What the exercise asks
What is needed is every line of the data that includes the word "corner". Please copy each one.

(Data entries)
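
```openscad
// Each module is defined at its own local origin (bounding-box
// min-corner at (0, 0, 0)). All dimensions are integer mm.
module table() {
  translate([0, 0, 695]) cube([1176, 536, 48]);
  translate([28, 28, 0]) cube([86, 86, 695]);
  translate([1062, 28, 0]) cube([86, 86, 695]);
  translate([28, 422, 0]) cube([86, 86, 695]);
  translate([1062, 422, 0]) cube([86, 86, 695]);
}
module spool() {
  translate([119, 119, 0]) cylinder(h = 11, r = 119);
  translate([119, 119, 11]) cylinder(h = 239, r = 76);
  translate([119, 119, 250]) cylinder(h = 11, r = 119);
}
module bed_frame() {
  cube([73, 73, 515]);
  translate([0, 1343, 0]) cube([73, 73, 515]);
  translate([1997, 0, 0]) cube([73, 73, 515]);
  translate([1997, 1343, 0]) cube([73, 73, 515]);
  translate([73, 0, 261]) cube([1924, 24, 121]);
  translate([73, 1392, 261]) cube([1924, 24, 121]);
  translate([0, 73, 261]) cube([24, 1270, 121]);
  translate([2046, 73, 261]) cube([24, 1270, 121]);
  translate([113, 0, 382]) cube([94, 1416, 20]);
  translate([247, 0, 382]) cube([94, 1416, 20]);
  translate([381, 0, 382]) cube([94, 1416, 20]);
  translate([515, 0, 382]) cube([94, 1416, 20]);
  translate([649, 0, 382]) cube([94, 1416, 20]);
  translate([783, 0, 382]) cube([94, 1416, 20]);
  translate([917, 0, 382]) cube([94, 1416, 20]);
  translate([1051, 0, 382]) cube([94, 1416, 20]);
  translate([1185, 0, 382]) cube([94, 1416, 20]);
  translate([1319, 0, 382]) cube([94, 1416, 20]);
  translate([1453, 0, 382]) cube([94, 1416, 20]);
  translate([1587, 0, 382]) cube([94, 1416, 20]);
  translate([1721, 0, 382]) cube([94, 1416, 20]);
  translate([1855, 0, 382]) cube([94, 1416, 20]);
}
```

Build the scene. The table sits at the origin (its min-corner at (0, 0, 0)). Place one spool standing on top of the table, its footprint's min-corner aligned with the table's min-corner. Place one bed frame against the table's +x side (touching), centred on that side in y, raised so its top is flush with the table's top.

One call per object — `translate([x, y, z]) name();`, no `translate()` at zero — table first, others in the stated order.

table();
translate([0, 0, 743]) spool();
translate([1176, -440, 228]) bed_frame();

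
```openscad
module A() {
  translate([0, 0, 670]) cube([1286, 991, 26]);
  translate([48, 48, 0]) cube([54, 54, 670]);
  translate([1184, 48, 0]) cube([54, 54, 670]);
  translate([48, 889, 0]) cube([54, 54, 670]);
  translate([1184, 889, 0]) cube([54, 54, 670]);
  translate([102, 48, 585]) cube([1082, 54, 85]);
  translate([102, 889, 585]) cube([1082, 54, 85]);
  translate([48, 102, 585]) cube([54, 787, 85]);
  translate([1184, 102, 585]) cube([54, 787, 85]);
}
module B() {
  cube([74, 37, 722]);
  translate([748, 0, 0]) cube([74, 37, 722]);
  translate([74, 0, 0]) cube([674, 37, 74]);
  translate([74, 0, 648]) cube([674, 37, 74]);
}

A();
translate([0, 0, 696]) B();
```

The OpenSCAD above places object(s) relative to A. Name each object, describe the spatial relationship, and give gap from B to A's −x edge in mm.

The picture frame's min-x is at 0; the table's min-x is 0; gap = 0 mm.

A is a table. B is a picture frame. The picture frame is on top of the table. The gap from the picture frame to the table's −x edge is 0 mm.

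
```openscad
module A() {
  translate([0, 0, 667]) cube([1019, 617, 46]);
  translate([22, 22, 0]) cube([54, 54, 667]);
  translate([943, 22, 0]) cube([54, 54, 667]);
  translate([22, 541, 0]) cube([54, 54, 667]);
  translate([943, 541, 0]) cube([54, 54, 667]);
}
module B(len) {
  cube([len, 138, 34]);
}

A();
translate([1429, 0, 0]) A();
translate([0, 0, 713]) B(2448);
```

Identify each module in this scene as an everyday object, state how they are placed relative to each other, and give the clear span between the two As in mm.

A is a table. B is a beam. A beam spans the tops of two tables. The clear span between the two tables is 410 mm.

Second table starts at x = 1429; first ends at x = 1019; clear span = 1429 − 1019 = 410 mm.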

Task answer
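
// min-corner at (0, 0, 0)). All dimensions are integer mm.
Build the scene. The table sits at the origin (its min-corner at (0, 0, 0)). Place one spool standing on top of the table, its footprint's min-corner aligned with the table's min-corner. Place one bed frame against the table's +x side (touching), centred on that side in y, raised so its top is flush with the table's top.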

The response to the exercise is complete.